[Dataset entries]
=== Begin Enclosure ===

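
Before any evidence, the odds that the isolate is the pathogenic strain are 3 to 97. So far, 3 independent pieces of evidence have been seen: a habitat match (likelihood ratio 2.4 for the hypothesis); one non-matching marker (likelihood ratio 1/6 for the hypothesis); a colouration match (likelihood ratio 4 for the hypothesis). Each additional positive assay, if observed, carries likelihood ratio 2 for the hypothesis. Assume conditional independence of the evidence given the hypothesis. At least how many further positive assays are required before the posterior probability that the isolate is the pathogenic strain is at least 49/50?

Prior odds = 3/97.
Combined Bayes factor of the evidence already in hand = 2.4 × (1/6) × 4 = 1.6.
Odds after that evidence = (3/97) × 1.6 = 24/485.
Target odds = 0.98/0.02 = 49.
Need 2ⁿ ≥ 49 ÷ (24/485) = 23765/24.
2⁹ = 512 falls short of 23765/24 but 2¹⁰ = 1024 reaches it, so n = 10.

10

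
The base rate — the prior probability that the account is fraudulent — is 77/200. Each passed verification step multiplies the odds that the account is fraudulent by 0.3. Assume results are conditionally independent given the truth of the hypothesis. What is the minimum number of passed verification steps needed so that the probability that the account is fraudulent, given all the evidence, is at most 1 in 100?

Prior odds = 0.385/0.615 = 77/123.
Likelihood ratio per passed verification step = 0.3.
Target odds: 0.01 ÷ 0.99 = 1/99.
Need (77/123) × 0.3ⁿ ≤ 1/99, i.e. 0.3ⁿ ≤ 41/2541.
0.3³ = 0.027 is still above 41/2541 but 0.3⁴ = 0.0081 is at or below it, so n = 4.

4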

=== End Enclosure ===

Copy each line, exactly, that falls between the line containing "The base rate" and the end of the entries, both included.

* **Your solution**
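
The base rate — the prior probability that the account is fraudulent — is 77/200. Each passed verification step multiplies the odds that the account is fraudulent by 0.3. Assume results are conditionally independent given the truth of the hypothesis. What is the minimum number of passed verification steps needed so that the probability that the account is fraudulent, given all the evidence, is at most 1 in 100?

Prior odds = 0.385/0.615 = 77/123.
Likelihood ratio per passed verification step = 0.3.
Target odds: 0.01 ÷ 0.99 = 1/99.
Need (77/123) × 0.3ⁿ ≤ 1/99, i.e. 0.3ⁿ ≤ 41/2541.
0.3³ = 0.027 is still above 41/2541 but 0.3⁴ = 0.0081 is at or below it, so n = 4.

4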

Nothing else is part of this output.